What the exercise asks: Would you retype each of the records exactly as shown?

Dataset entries
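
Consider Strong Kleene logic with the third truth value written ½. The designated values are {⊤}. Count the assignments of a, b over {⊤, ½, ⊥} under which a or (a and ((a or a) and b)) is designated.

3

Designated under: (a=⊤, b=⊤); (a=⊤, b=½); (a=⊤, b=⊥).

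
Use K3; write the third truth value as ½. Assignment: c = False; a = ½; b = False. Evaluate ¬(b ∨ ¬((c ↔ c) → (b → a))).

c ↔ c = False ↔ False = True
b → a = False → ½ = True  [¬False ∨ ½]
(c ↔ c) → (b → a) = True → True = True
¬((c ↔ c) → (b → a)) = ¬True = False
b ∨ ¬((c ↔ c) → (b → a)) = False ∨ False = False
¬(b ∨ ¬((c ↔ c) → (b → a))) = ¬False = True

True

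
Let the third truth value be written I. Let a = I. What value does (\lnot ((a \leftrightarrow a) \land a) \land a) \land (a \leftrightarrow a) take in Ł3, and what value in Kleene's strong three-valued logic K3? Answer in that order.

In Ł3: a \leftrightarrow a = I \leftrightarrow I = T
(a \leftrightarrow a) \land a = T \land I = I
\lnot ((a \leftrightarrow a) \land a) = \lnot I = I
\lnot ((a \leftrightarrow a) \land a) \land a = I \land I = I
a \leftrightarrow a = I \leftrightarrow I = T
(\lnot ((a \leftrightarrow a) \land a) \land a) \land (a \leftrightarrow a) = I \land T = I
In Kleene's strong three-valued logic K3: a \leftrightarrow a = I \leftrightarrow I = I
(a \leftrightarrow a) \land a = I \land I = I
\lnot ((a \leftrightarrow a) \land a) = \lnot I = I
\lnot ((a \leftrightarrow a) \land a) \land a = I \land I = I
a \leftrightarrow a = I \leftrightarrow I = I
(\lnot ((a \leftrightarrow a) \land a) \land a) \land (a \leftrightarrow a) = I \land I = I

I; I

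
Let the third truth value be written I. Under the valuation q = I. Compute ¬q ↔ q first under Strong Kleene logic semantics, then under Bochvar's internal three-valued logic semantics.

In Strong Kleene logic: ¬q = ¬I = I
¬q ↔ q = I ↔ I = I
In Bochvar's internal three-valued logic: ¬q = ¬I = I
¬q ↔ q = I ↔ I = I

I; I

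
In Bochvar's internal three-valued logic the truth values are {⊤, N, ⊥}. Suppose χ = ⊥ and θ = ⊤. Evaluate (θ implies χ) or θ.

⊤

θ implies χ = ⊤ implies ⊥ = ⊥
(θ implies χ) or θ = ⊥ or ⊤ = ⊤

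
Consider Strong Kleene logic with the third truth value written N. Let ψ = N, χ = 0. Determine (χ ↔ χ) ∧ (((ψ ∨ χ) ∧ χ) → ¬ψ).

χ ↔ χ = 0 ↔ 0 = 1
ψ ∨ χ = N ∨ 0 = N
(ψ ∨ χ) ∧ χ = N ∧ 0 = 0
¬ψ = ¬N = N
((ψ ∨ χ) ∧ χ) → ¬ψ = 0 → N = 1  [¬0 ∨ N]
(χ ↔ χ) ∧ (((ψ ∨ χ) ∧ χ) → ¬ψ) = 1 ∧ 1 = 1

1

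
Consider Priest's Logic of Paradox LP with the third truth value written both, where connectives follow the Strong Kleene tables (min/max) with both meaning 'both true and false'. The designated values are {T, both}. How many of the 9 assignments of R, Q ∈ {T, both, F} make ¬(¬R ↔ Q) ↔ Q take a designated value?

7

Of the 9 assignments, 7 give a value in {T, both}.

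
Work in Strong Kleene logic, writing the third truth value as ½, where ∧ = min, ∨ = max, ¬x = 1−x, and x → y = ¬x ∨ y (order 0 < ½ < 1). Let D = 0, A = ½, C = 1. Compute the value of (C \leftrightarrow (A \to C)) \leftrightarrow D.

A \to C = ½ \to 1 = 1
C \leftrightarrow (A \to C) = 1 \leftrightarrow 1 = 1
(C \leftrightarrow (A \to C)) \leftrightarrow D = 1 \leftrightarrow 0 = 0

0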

Solution to this problem:
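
Consider Strong Kleene logic with the third truth value written ½. The designated values are {⊤}. Count the assignments of a, b over {⊤, ½, ⊥} under which a or (a and ((a or a) and b)) is designated.

3

Designated under: (a=⊤, b=⊤); (a=⊤, b=½); (a=⊤, b=⊥).

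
Use K3; write the third truth value as ½. Assignment: c = False; a = ½; b = False. Evaluate ¬(b ∨ ¬((c ↔ c) → (b → a))).

c ↔ c = False ↔ False = True
b → a = False → ½ = True  [¬False ∨ ½]
(c ↔ c) → (b → a) = True → True = True
¬((c ↔ c) → (b → a)) = ¬True = False
b ∨ ¬((c ↔ c) → (b → a)) = False ∨ False = False
¬(b ∨ ¬((c ↔ c) → (b → a))) = ¬False = True

True

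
Let the third truth value be written I. Let a = I. What value does (\lnot ((a \leftrightarrow a) \land a) \land a) \land (a \leftrightarrow a) take in Ł3, and what value in Kleene's strong three-valued logic K3? Answer in that order.

In Ł3: a \leftrightarrow a = I \leftrightarrow I = T
(a \leftrightarrow a) \land a = T \land I = I
\lnot ((a \leftrightarrow a) \land a) = \lnot I = I
\lnot ((a \leftrightarrow a) \land a) \land a = I \land I = I
a \leftrightarrow a = I \leftrightarrow I = T
(\lnot ((a \leftrightarrow a) \land a) \land a) \land (a \leftrightarrow a) = I \land T = I
In Kleene's strong three-valued logic K3: a \leftrightarrow a = I \leftrightarrow I = I
(a \leftrightarrow a) \land a = I \land I = I
\lnot ((a \leftrightarrow a) \land a) = \lnot I = I
\lnot ((a \leftrightarrow a) \land a) \land a = I \land I = I
a \leftrightarrow a = I \leftrightarrow I = I
(\lnot ((a \leftrightarrow a) \land a) \land a) \land (a \leftrightarrow a) = I \land I = I

I; I

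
Let the third truth value be written I. Under the valuation q = I. Compute ¬q ↔ q first under Strong Kleene logic semantics, then under Bochvar's internal three-valued logic semantics.

In Strong Kleene logic: ¬q = ¬I = I
¬q ↔ q = I ↔ I = I
In Bochvar's internal three-valued logic: ¬q = ¬I = I
¬q ↔ q = I ↔ I = I

I; I

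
In Bochvar's internal three-valued logic the truth values are {⊤, N, ⊥}. Suppose χ = ⊥ and θ = ⊤. Evaluate (θ implies χ) or θ.

⊤

θ implies χ = ⊤ implies ⊥ = ⊥
(θ implies χ) or θ = ⊥ or ⊤ = ⊤

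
Consider Strong Kleene logic with the third truth value written N. Let ψ = N, χ = 0. Determine (χ ↔ χ) ∧ (((ψ ∨ χ) ∧ χ) → ¬ψ).

χ ↔ χ = 0 ↔ 0 = 1
ψ ∨ χ = N ∨ 0 = N
(ψ ∨ χ) ∧ χ = N ∧ 0 = 0
¬ψ = ¬N = N
((ψ ∨ χ) ∧ χ) → ¬ψ = 0 → N = 1  [¬0 ∨ N]
(χ ↔ χ) ∧ (((ψ ∨ χ) ∧ χ) → ¬ψ) = 1 ∧ 1 = 1

1

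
Consider Priest's Logic of Paradox LP with the third truth value written both, where connectives follow the Strong Kleene tables (min/max) with both meaning 'both true and false'. The designated values are {T, both}. How many of the 9 assignments of R, Q ∈ {T, both, F} make ¬(¬R ↔ Q) ↔ Q take a designated value?

7

Of the 9 assignments, 7 give a value in {T, both}.

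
Work in Strong Kleene logic, writing the third truth value as ½, where ∧ = min, ∨ = max, ¬x = 1−x, and x → y = ¬x ∨ y (order 0 < ½ < 1). Let D = 0, A = ½, C = 1. Compute the value of (C \leftrightarrow (A \to C)) \leftrightarrow D.

A \to C = ½ \to 1 = 1
C \leftrightarrow (A \to C) = 1 \leftrightarrow 1 = 1
(C \leftrightarrow (A \to C)) \leftrightarrow D = 1 \leftrightarrow 0 = 0

0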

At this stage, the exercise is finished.